- Task details -
Copy out each line of the data that holds the string "applying".

- Records provided -
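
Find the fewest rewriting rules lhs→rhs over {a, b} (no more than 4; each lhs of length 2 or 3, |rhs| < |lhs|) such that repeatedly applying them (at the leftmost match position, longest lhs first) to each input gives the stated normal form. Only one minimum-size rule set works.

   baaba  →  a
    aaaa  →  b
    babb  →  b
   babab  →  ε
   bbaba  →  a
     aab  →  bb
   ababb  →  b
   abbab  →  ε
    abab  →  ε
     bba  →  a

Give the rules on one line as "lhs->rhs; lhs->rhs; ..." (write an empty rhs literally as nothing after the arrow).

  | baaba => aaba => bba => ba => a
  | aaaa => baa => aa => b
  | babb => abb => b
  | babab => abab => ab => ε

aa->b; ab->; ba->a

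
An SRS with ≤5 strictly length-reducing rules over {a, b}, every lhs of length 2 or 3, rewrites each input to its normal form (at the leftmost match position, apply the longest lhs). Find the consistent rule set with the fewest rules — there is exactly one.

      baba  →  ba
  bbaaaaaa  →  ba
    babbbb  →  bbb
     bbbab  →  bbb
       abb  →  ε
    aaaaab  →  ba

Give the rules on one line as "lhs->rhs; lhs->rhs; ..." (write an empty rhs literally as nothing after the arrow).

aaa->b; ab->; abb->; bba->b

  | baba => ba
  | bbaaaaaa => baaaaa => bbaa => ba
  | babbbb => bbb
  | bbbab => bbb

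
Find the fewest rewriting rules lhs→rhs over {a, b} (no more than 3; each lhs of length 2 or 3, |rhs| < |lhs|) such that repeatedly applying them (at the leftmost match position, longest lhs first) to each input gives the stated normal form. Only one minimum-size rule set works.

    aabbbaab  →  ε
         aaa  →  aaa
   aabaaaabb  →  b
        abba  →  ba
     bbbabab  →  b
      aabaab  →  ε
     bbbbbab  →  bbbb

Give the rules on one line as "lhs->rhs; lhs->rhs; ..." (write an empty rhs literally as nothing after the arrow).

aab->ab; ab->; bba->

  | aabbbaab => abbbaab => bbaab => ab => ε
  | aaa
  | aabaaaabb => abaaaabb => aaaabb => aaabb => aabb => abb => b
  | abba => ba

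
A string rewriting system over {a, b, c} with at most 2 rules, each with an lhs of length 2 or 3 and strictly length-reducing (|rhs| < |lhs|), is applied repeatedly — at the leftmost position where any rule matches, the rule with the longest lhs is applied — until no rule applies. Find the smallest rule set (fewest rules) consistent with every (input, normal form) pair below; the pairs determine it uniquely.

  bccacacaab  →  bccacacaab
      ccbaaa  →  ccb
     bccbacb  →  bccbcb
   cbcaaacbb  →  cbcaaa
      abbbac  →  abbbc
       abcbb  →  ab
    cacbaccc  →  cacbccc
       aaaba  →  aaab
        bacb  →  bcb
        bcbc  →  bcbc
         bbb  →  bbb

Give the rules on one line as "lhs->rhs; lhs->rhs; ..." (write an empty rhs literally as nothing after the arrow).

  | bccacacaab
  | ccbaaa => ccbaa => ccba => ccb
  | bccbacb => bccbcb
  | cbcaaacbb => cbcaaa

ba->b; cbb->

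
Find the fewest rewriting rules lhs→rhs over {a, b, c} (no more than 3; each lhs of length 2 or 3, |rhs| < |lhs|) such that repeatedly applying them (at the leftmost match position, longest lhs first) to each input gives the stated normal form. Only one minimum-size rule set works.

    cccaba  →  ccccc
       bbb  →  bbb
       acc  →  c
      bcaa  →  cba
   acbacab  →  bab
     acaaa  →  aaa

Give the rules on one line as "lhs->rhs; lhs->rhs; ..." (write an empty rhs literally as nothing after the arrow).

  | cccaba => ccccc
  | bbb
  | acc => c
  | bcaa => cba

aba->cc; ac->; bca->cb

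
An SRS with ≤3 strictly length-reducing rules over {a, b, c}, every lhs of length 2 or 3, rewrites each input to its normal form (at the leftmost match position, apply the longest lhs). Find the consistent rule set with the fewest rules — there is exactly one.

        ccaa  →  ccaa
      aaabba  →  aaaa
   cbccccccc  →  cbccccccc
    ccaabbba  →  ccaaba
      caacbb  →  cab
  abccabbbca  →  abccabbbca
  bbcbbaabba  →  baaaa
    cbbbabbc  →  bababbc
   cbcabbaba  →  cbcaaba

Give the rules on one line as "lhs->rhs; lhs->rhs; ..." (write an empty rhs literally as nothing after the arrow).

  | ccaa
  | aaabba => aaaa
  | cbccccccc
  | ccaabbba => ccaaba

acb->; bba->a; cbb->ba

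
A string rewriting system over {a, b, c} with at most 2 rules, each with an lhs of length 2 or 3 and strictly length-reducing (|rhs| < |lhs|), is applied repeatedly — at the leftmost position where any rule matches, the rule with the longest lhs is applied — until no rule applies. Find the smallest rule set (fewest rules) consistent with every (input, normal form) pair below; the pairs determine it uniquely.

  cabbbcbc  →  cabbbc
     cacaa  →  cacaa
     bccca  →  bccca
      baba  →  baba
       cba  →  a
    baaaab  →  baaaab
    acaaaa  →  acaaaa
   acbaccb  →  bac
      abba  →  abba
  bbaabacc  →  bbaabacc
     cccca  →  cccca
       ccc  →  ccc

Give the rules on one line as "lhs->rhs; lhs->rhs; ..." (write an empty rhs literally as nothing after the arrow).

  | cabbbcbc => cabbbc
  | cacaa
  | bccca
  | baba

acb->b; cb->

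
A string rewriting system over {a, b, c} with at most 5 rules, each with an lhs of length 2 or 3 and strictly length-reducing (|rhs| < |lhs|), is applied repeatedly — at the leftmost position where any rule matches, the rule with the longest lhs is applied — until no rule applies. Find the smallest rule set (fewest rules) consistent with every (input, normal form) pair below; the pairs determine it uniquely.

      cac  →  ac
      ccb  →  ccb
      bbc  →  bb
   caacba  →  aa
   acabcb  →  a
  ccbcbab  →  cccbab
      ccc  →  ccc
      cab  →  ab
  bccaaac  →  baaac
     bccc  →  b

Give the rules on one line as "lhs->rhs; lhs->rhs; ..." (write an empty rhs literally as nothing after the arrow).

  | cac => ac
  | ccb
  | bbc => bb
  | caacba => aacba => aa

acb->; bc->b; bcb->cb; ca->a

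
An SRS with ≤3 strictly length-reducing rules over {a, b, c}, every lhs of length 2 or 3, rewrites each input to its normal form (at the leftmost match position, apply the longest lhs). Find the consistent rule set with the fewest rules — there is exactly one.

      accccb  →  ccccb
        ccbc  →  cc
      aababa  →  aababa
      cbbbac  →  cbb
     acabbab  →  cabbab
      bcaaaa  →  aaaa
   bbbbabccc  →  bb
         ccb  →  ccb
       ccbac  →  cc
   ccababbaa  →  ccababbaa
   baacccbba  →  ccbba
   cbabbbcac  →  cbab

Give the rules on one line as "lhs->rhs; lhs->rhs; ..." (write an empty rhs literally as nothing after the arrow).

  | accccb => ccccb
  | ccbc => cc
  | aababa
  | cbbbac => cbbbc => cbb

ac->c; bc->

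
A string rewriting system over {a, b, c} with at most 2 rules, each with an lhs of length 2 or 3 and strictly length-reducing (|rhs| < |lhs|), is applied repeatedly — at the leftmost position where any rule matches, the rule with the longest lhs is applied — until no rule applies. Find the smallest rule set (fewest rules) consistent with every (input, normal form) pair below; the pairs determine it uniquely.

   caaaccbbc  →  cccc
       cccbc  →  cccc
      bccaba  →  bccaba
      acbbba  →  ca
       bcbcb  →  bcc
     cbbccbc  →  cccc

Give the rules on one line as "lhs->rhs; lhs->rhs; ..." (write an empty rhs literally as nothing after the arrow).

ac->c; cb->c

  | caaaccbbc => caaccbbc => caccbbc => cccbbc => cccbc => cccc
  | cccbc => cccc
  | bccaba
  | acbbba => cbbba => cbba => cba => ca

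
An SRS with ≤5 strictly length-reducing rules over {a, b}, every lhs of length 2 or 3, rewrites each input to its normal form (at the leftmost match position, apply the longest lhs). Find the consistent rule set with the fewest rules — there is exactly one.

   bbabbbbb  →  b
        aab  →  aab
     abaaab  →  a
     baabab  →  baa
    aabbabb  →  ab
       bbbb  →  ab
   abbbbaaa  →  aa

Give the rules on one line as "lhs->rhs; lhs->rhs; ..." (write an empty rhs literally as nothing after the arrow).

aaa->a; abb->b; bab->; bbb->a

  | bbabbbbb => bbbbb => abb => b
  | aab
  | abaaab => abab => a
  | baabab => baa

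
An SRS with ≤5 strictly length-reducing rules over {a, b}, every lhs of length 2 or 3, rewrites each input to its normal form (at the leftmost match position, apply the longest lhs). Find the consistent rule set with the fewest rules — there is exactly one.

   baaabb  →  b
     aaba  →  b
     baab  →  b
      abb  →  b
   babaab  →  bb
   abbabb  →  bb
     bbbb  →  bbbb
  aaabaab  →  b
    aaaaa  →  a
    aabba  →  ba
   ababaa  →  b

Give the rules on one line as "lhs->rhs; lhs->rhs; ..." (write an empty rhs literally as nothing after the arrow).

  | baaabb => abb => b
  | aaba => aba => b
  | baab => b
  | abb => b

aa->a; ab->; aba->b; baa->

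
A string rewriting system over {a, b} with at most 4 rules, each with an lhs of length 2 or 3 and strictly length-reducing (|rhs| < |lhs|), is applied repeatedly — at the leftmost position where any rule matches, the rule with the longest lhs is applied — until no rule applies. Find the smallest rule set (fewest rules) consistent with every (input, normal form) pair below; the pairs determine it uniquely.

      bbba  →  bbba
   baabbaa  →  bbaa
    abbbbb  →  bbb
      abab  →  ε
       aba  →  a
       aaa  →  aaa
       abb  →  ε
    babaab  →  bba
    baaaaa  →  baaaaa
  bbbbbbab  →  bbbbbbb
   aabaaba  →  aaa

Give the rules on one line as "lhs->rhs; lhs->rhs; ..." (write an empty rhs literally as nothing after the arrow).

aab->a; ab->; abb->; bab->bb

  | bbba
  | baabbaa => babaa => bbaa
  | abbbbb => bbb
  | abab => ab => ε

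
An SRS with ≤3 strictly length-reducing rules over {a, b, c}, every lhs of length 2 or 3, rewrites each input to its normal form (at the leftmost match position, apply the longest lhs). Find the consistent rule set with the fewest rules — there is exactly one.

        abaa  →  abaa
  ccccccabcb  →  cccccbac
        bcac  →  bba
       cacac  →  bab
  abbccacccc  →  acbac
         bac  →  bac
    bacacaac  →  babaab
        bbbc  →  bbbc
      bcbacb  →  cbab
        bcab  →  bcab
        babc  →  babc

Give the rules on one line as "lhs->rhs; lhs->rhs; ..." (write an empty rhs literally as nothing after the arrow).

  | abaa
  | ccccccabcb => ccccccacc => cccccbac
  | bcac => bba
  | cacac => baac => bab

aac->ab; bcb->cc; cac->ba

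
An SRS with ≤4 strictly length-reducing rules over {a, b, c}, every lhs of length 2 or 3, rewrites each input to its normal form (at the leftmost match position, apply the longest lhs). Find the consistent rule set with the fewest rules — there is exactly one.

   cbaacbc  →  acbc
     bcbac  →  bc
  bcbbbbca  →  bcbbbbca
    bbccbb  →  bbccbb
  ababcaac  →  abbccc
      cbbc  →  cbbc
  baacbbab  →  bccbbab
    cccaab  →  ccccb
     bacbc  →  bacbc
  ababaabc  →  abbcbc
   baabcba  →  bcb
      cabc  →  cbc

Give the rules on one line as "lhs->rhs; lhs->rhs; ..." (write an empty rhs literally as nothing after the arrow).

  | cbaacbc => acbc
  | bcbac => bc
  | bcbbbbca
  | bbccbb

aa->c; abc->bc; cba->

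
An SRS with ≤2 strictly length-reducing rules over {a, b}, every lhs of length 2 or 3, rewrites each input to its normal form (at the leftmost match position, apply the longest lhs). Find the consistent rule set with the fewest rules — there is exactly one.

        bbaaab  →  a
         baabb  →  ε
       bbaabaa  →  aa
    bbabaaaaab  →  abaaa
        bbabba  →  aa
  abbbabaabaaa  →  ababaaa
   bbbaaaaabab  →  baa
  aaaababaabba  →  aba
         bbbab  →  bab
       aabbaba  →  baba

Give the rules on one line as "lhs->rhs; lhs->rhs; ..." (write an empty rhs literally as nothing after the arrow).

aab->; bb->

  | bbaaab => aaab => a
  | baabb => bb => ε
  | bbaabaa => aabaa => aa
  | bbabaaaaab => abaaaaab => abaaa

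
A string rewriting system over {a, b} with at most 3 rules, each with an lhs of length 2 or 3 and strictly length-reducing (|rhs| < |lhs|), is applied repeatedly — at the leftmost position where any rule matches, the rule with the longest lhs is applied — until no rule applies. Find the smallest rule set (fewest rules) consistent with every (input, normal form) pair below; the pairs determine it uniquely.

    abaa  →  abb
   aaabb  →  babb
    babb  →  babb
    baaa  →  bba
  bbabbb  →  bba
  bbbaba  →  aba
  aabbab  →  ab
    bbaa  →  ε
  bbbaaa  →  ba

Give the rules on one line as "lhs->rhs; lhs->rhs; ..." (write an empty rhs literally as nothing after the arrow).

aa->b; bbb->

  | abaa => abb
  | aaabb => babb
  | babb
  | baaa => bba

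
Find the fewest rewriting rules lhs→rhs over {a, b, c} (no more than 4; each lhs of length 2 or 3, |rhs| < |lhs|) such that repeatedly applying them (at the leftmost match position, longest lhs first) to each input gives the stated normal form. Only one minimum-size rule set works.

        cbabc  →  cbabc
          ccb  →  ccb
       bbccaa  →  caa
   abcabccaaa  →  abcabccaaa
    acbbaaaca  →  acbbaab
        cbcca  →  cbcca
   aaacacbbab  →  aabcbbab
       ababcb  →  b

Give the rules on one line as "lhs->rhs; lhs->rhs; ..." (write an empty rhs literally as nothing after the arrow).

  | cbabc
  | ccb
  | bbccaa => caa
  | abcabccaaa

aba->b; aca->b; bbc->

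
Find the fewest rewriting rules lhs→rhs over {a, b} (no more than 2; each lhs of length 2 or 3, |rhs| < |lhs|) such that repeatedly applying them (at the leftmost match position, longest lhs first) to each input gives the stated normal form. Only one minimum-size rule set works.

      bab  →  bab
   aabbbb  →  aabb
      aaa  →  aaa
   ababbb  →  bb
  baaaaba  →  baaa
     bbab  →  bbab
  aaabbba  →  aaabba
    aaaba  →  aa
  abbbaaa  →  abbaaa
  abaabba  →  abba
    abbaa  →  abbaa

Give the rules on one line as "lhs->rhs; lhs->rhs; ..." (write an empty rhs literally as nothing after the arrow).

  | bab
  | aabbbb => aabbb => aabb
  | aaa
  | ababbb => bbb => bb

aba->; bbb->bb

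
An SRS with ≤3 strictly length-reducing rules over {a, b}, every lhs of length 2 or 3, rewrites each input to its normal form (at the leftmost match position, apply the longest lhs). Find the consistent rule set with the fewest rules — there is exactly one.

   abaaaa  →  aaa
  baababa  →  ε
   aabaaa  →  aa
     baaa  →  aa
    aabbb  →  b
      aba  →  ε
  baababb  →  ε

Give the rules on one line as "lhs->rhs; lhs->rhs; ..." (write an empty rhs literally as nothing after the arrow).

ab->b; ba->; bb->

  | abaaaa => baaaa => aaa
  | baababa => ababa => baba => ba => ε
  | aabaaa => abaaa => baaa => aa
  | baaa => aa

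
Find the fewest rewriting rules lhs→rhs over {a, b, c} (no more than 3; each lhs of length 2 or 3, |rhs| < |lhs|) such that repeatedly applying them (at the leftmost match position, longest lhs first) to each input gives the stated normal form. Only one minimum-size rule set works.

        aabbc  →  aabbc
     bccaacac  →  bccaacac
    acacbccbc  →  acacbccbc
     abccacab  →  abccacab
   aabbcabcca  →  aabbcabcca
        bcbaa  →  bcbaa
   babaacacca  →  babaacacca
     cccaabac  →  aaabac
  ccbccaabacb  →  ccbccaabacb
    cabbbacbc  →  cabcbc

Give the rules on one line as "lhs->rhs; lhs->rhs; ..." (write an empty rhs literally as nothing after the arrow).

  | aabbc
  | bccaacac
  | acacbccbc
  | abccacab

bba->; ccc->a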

- Solution -
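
Find the fewest rewriting rules lhs→rhs over {a, b} (no more than 4; each lhs of length 2 or 3, |rhs| < |lhs|) such that repeatedly applying them (at the leftmost match position, longest lhs first) to each input gives the stated normal form. Only one minimum-size rule set works.
Find the fewest rewriting rules lhs→rhs over {a, b} (no more than 3; each lhs of length 2 or 3, |rhs| < |lhs|) such that repeatedly applying them (at the leftmost match position, longest lhs first) to each input gives the stated normal form. Only one minimum-size rule set works.
Find the fewest rewriting rules lhs→rhs over {a, b, c} (no more than 3; each lhs of length 2 or 3, |rhs| < |lhs|) such that repeatedly applying them (at the leftmost match position, longest lhs first) to each input gives the stated normal form. Only one minimum-size rule set works.
Find the fewest rewriting rules lhs→rhs over {a, b, c} (no more than 4; each lhs of length 2 or 3, |rhs| < |lhs|) such that repeatedly applying them (at the leftmost match position, longest lhs first) to each input gives the stated normal form. Only one minimum-size rule set works.
Find the fewest rewriting rules lhs→rhs over {a, b} (no more than 2; each lhs of length 2 or 3, |rhs| < |lhs|) such that repeatedly applying them (at the leftmost match position, longest lhs first) to each input gives the stated normal form. Only one minimum-size rule set works.
Find the fewest rewriting rules lhs→rhs over {a, b, c} (no more than 3; each lhs of length 2 or 3, |rhs| < |lhs|) such that repeatedly applying them (at the leftmost match position, longest lhs first) to each input gives the stated normal form. Only one minimum-size rule set works.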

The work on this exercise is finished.